=== Records for this task ===
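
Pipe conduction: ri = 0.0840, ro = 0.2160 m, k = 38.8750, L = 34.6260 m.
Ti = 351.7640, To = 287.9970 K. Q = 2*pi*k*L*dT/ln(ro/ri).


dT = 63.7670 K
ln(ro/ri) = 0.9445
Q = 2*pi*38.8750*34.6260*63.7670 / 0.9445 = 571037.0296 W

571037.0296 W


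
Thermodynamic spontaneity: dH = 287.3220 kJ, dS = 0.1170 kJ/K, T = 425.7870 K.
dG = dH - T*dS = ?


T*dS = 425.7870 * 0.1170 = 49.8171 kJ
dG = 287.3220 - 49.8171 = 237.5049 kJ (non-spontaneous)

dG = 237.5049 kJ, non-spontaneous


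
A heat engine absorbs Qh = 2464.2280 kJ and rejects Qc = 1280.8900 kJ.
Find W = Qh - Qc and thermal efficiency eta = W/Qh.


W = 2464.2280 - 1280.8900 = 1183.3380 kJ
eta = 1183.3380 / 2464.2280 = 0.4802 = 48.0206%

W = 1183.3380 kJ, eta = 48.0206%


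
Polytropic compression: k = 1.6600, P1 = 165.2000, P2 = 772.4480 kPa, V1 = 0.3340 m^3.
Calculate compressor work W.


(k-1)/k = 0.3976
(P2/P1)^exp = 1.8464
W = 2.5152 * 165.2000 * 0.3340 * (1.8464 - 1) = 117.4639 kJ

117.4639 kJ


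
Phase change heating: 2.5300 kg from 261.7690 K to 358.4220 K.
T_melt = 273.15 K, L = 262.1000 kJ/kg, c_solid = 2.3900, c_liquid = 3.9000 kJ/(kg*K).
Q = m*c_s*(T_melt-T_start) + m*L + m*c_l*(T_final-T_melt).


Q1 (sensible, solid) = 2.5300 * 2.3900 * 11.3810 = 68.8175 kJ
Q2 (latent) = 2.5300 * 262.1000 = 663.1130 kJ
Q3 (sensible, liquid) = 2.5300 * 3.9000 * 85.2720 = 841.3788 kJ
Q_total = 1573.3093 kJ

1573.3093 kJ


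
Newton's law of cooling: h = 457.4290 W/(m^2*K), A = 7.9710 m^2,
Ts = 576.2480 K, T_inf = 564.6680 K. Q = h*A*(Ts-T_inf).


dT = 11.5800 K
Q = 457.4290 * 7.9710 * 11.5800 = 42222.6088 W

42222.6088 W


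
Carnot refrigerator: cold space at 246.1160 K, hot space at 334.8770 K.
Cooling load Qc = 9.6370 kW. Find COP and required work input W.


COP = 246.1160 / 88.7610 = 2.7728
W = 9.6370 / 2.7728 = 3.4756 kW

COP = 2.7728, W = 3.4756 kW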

=== Assigned task ===
In full and without error, transcribe the listing.

=== Your response ===
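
Pipe conduction: ri = 0.0840, ro = 0.2160 m, k = 38.8750, L = 34.6260 m.
Ti = 351.7640, To = 287.9970 K. Q = 2*pi*k*L*dT/ln(ro/ri).


dT = 63.7670 K
ln(ro/ri) = 0.9445
Q = 2*pi*38.8750*34.6260*63.7670 / 0.9445 = 571037.0296 W

571037.0296 W


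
Thermodynamic spontaneity: dH = 287.3220 kJ, dS = 0.1170 kJ/K, T = 425.7870 K.
dG = dH - T*dS = ?


T*dS = 425.7870 * 0.1170 = 49.8171 kJ
dG = 287.3220 - 49.8171 = 237.5049 kJ (non-spontaneous)

dG = 237.5049 kJ, non-spontaneous


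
A heat engine absorbs Qh = 2464.2280 kJ and rejects Qc = 1280.8900 kJ.
Find W = Qh - Qc and thermal efficiency eta = W/Qh.


W = 2464.2280 - 1280.8900 = 1183.3380 kJ
eta = 1183.3380 / 2464.2280 = 0.4802 = 48.0206%

W = 1183.3380 kJ, eta = 48.0206%


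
Polytropic compression: k = 1.6600, P1 = 165.2000, P2 = 772.4480 kPa, V1 = 0.3340 m^3.
Calculate compressor work W.


(k-1)/k = 0.3976
(P2/P1)^exp = 1.8464
W = 2.5152 * 165.2000 * 0.3340 * (1.8464 - 1) = 117.4639 kJ

117.4639 kJ


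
Phase change heating: 2.5300 kg from 261.7690 K to 358.4220 K.
T_melt = 273.15 K, L = 262.1000 kJ/kg, c_solid = 2.3900, c_liquid = 3.9000 kJ/(kg*K).
Q = m*c_s*(T_melt-T_start) + m*L + m*c_l*(T_final-T_melt).


Q1 (sensible, solid) = 2.5300 * 2.3900 * 11.3810 = 68.8175 kJ
Q2 (latent) = 2.5300 * 262.1000 = 663.1130 kJ
Q3 (sensible, liquid) = 2.5300 * 3.9000 * 85.2720 = 841.3788 kJ
Q_total = 1573.3093 kJ

1573.3093 kJ


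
Newton's law of cooling: h = 457.4290 W/(m^2*K), A = 7.9710 m^2,
Ts = 576.2480 K, T_inf = 564.6680 K. Q = h*A*(Ts-T_inf).


dT = 11.5800 K
Q = 457.4290 * 7.9710 * 11.5800 = 42222.6088 W

42222.6088 W


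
Carnot refrigerator: cold space at 246.1160 K, hot space at 334.8770 K.
Cooling load Qc = 9.6370 kW. Find COP and required work input W.


COP = 246.1160 / 88.7610 = 2.7728
W = 9.6370 / 2.7728 = 3.4756 kW

COP = 2.7728, W = 3.4756 kW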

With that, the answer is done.